Collected data:
• • •

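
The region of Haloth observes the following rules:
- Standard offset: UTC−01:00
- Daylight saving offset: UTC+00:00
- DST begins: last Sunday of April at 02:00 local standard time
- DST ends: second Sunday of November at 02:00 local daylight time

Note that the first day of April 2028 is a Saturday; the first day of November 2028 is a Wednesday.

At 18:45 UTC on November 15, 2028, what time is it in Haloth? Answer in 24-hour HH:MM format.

17:45

1 April 2028 is a Saturday, so Sundays fall on 2, 9, 16, 23, 30; the last is April 30.
1 November 2028 is a Wednesday, so the first Sunday is November 5 and the second is November 12.
At the standard offset (UTC−01:00), 18:45 UTC − 1h = 17:45 Haloth standard time.
The standard-time date in Haloth, November 15, 2028, is outside the daylight-saving period (30 April – 12 November), so Haloth is on standard time, UTC−01:00.
18:45 UTC − 1h = 17:45 local.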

• • •

**ABOUT THIS EXERCISE**. Repeat all of the data shown above, exactly as it appears.

**RESULT OF THIS EXERCISE**.
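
The region of Haloth observes the following rules:
- Standard offset: UTC−01:00
- Daylight saving offset: UTC+00:00
- DST begins: last Sunday of April at 02:00 local standard time
- DST ends: second Sunday of November at 02:00 local daylight time

Note that the first day of April 2028 is a Saturday; the first day of November 2028 is a Wednesday.

At 18:45 UTC on November 15, 2028, what time is it in Haloth? Answer in 24-hour HH:MM format.

17:45

1 April 2028 is a Saturday, so Sundays fall on 2, 9, 16, 23, 30; the last is April 30.
1 November 2028 is a Wednesday, so the first Sunday is November 5 and the second is November 12.
At the standard offset (UTC−01:00), 18:45 UTC − 1h = 17:45 Haloth standard time.
The standard-time date in Haloth, November 15, 2028, is outside the daylight-saving period (30 April – 12 November), so Haloth is on standard time, UTC−01:00.
18:45 UTC − 1h = 17:45 local.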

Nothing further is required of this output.